- _EXERCISE_
Filter the entries for the word "cell". Copy each line in which it occurs.

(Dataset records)

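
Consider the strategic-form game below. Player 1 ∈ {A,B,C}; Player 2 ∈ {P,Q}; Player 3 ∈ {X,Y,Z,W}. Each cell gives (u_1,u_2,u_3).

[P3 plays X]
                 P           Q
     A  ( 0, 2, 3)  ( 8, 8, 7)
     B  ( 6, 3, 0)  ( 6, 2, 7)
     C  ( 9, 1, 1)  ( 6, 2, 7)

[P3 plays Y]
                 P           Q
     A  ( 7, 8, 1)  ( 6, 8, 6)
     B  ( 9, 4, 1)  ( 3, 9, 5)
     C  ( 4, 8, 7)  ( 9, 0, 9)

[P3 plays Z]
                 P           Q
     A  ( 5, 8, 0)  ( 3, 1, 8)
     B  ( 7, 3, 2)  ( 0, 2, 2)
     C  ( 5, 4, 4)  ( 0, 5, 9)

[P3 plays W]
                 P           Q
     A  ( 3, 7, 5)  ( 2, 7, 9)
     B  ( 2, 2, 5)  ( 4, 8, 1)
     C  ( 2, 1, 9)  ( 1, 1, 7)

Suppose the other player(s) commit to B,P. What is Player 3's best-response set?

u_3(X vs B,P) = 0
u_3(Y vs B,P) = 1
u_3(Z vs B,P) = 2
u_3(W vs B,P) = 5
max payoff 5 at {W}

P3 best: {W}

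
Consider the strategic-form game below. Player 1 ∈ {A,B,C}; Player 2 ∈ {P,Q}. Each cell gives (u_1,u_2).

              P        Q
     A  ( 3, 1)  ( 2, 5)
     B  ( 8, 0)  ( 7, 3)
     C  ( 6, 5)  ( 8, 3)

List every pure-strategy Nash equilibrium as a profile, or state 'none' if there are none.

No pure NE.

(A,P): not NE [P1→B gives 8>3; P2→Q gives 5>1]
(A,Q): not NE [P1→C gives 8>2]
(B,P): not NE [P2→Q gives 3>0]
(B,Q): not NE [P1→C gives 8>7]
(C,P): not NE [P1→B gives 8>6]
(C,Q): not NE [P2→P gives 5>3]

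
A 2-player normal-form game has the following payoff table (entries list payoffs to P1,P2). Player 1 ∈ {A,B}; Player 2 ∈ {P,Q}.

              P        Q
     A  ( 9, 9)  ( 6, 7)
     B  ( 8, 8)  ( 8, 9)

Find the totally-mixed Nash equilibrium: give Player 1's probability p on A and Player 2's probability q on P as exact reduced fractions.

P1 mixes 1/3 on A; P2 mixes 2/3 on P

P1 indiff ⇒ q·9+(1-q)·6 = q·8+(1-q)·8 ⇒ q(1) = (1-q)(2) ⇒ q = 2/3
P2 indiff ⇒ p·9+(1-p)·8 = p·7+(1-p)·9 ⇒ p(2) = (1-p)(1) ⇒ p = 1/3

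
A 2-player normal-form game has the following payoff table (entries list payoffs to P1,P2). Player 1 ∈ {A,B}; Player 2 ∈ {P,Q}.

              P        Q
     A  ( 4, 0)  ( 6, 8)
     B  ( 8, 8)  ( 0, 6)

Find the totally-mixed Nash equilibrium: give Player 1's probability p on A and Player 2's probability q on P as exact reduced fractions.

P1 indiff ⇒ q·4+(1-q)·6 = q·8+(1-q)·0 ⇒ q(-4) = (1-q)(-6) ⇒ q = 3/5
P2 indiff ⇒ p·0+(1-p)·8 = p·8+(1-p)·6 ⇒ p(-8) = (1-p)(-2) ⇒ p = 1/5

P1 mixes 1/5 on A; P2 mixes 3/5 on P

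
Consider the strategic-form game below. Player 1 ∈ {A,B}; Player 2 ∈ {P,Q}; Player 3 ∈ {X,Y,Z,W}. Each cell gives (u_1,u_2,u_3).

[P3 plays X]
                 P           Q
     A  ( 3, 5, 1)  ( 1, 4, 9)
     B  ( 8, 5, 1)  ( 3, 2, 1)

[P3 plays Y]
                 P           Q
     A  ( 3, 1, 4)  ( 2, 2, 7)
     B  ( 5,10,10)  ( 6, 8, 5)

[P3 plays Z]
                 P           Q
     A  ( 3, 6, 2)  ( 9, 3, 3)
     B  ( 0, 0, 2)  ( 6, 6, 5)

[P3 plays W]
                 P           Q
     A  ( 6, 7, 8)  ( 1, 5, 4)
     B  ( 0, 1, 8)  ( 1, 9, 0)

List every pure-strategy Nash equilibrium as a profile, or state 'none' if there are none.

Nash profiles: (A,P,W), (B,P,Y)

(A,P,X): not NE [P1→B gives 8>3; P3→W gives 8>1]
(A,P,Y): not NE [P1→B gives 5>3; P2→Q gives 2>1; P3→W gives 8>4]
(A,P,Z): not NE [P3→W gives 8>2]
(A,P,W): NE
(A,Q,X): not NE [P1→B gives 3>1; P2→P gives 5>4]
(A,Q,Y): not NE [P1→B gives 6>2; P3→X gives 9>7]
(A,Q,Z): not NE [P2→P gives 6>3; P3→X gives 9>3]
(A,Q,W): not NE [P2→P gives 7>5; P3→X gives 9>4]
(B,P,X): not NE [P3→Y gives 10>1]
(B,P,Y): NE
(B,P,Z): not NE [P1→A gives 3>0; P2→Q gives 6>0; P3→Y gives 10>2]
(B,P,W): not NE [P1→A gives 6>0; P2→Q gives 9>1; P3→Y gives 10>8]
(B,Q,X): not NE [P2→P gives 5>2; P3→Z gives 5>1]
(B,Q,Y): not NE [P2→P gives 10>8]
(B,Q,Z): not NE [P1→A gives 9>6]
(B,Q,W): not NE [P3→Z gives 5>0]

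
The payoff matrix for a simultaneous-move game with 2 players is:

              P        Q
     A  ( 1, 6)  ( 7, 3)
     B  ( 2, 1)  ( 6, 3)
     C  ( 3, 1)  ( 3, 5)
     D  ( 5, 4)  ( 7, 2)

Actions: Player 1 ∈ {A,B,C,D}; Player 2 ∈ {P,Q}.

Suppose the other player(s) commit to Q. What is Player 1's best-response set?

u_1(A vs Q) = 7
u_1(B vs Q) = 6
u_1(C vs Q) = 3
u_1(D vs Q) = 7
max payoff 7 at {A,D}

BR_1 = {A,D}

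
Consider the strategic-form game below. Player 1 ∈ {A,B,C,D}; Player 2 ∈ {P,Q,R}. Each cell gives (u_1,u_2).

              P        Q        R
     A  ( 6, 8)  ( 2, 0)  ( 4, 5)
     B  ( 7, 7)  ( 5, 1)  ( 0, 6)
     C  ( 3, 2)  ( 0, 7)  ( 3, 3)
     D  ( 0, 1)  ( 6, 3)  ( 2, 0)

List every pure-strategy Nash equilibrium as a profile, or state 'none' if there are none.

NE set: (B,P), (D,Q)

(A,P): not NE [P1→B gives 7>6]
(A,Q): not NE [P1→D gives 6>2; P2→P gives 8>0]
(A,R): not NE [P2→P gives 8>5]
(B,P): NE
(B,Q): not NE [P1→D gives 6>5; P2→P gives 7>1]
(B,R): not NE [P1→A gives 4>0; P2→P gives 7>6]
(C,P): not NE [P1→B gives 7>3; P2→Q gives 7>2]
(C,Q): not NE [P1→D gives 6>0]
(C,R): not NE [P1→A gives 4>3; P2→Q gives 7>3]
(D,P): not NE [P1→B gives 7>0; P2→Q gives 3>1]
(D,Q): NE
(D,R): not NE [P1→A gives 4>2; P2→Q gives 3>0]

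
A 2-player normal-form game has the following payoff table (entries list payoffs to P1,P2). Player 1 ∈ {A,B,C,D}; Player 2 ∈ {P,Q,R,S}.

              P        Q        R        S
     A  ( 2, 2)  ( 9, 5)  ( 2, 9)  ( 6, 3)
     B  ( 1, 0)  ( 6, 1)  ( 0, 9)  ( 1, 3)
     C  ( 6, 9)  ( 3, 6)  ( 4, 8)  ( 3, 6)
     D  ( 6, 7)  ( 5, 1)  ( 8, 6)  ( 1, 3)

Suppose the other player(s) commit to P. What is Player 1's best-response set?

u_1(A vs P) = 2
u_1(B vs P) = 1
u_1(C vs P) = 6
u_1(D vs P) = 6
max payoff 6 at {C,D}

argmax u_1 = {C,D}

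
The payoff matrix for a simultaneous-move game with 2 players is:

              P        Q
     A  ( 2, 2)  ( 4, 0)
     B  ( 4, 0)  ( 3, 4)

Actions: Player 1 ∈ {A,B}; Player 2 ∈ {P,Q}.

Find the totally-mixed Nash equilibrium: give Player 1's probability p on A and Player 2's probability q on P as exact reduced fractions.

(p,q) = (2/3, 1/3)

P1 indiff ⇒ q·2+(1-q)·4 = q·4+(1-q)·3 ⇒ q(-2) = (1-q)(-1) ⇒ q = 1/3
P2 indiff ⇒ p·2+(1-p)·0 = p·0+(1-p)·4 ⇒ p(2) = (1-p)(4) ⇒ p = 2/3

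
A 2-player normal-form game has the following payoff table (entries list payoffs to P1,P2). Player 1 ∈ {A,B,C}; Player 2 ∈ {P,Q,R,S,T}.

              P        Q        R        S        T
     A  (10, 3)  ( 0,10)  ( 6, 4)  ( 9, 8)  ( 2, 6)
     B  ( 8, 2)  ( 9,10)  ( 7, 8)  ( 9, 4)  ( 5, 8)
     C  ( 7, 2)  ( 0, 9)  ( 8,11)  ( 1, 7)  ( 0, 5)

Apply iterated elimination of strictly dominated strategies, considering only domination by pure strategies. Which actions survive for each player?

IESDS → P1:{B,C} P2:{Q,R}

P2 drop P (Q beats it: A:10>3 B:10>2 C:9>2)
P2 drop S (Q beats it: A:10>8 B:10>4 C:9>7)
P1 drop A (B beats it: Q:9>0 R:7>6 T:5>2)
P2 drop T (Q beats it: B:10>8 C:9>5)
P1→{B,C} P2→{Q,R}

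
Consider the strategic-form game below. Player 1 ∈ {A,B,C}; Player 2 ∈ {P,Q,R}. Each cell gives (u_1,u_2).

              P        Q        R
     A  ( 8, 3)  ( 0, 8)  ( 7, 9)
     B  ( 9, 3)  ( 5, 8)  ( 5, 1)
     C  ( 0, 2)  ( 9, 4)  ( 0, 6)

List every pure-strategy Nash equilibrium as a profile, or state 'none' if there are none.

(A,P): not NE [P1→B gives 9>8; P2→R gives 9>3]
(A,Q): not NE [P1→C gives 9>0; P2→R gives 9>8]
(A,R): NE
(B,P): not NE [P2→Q gives 8>3]
(B,Q): not NE [P1→C gives 9>5]
(B,R): not NE [P1→A gives 7>5; P2→Q gives 8>1]
(C,P): not NE [P1→B gives 9>0; P2→R gives 6>2]
(C,Q): not NE [P2→R gives 6>4]
(C,R): not NE [P1→A gives 7>0]

PSNE = {(A,R)}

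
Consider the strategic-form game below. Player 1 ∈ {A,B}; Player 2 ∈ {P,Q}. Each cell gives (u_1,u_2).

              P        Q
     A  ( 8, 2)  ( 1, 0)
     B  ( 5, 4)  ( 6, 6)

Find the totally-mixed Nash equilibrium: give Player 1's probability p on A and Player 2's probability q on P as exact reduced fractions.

P1 mixes 1/2 on A; P2 mixes 5/8 on P

P1 indiff ⇒ q·8+(1-q)·1 = q·5+(1-q)·6 ⇒ q(3) = (1-q)(5) ⇒ q = 5/8
P2 indiff ⇒ p·2+(1-p)·4 = p·0+(1-p)·6 ⇒ p(2) = (1-p)(2) ⇒ p = 1/2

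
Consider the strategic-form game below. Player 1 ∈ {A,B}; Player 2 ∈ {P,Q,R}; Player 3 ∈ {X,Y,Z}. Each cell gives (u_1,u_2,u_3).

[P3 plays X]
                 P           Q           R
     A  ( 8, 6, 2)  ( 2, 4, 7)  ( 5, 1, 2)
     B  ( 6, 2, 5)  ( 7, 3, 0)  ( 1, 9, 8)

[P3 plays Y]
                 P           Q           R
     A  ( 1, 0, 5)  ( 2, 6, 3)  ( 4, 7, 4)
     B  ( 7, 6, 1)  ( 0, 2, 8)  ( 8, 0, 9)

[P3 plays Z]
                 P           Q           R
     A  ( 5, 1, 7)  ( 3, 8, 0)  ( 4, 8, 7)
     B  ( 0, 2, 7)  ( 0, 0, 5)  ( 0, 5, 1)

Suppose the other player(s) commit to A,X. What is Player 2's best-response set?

BR_2 = {P}

u_2(P vs A,X) = 6
u_2(Q vs A,X) = 4
u_2(R vs A,X) = 1
max payoff 6 at {P}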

- _TASK OUTPUT_
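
Consider the strategic-form game below. Player 1 ∈ {A,B,C}; Player 2 ∈ {P,Q}; Player 3 ∈ {X,Y,Z,W}. Each cell gives (u_1,u_2,u_3).
Consider the strategic-form game below. Player 1 ∈ {A,B,C}; Player 2 ∈ {P,Q}. Each cell gives (u_1,u_2).
Consider the strategic-form game below. Player 1 ∈ {A,B}; Player 2 ∈ {P,Q}; Player 3 ∈ {X,Y,Z,W}. Each cell gives (u_1,u_2,u_3).
Consider the strategic-form game below. Player 1 ∈ {A,B,C,D}; Player 2 ∈ {P,Q,R}. Each cell gives (u_1,u_2).
Consider the strategic-form game below. Player 1 ∈ {A,B,C}; Player 2 ∈ {P,Q,R}. Each cell gives (u_1,u_2).
Consider the strategic-form game below. Player 1 ∈ {A,B}; Player 2 ∈ {P,Q}. Each cell gives (u_1,u_2).
Consider the strategic-form game below. Player 1 ∈ {A,B}; Player 2 ∈ {P,Q,R}; Player 3 ∈ {X,Y,Z}. Each cell gives (u_1,u_2,u_3).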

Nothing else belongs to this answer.